-- Opening Marker --
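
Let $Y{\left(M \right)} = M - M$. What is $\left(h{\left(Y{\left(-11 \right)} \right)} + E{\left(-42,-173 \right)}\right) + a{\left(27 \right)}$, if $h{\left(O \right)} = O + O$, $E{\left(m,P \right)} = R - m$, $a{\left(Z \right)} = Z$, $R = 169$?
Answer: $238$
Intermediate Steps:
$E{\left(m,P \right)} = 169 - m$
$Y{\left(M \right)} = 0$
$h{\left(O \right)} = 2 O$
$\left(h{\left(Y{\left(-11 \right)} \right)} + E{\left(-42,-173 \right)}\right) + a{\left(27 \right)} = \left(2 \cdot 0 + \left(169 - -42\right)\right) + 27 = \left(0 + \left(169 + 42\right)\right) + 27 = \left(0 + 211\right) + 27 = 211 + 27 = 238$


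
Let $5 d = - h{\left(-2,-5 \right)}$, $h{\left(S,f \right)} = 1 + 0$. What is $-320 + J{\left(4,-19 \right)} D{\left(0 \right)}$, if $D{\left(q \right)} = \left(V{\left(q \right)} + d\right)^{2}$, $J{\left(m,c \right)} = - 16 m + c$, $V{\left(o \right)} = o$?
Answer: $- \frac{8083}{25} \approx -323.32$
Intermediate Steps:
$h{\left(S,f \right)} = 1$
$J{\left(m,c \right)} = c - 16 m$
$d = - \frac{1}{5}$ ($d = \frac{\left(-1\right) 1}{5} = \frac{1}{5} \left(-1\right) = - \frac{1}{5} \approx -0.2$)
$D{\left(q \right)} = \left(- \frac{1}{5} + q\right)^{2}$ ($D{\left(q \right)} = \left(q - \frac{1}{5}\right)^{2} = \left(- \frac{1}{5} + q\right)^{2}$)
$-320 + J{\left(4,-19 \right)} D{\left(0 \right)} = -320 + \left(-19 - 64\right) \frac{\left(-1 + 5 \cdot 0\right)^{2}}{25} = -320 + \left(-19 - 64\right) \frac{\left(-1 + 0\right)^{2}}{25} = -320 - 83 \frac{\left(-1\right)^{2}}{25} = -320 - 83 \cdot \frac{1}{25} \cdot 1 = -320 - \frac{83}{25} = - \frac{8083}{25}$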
-- Closing Marker --
● **WHAT THE TASK REQUIRES**: Return nothing but the lines from the start of the listing above through the line containing "Answer: $238$", exactly as given.

● **OUTPUT OF THE EXERCISE**:
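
Let $Y{\left(M \right)} = M - M$. What is $\left(h{\left(Y{\left(-11 \right)} \right)} + E{\left(-42,-173 \right)}\right) + a{\left(27 \right)}$, if $h{\left(O \right)} = O + O$, $E{\left(m,P \right)} = R - m$, $a{\left(Z \right)} = Z$, $R = 169$?
Answer: $238$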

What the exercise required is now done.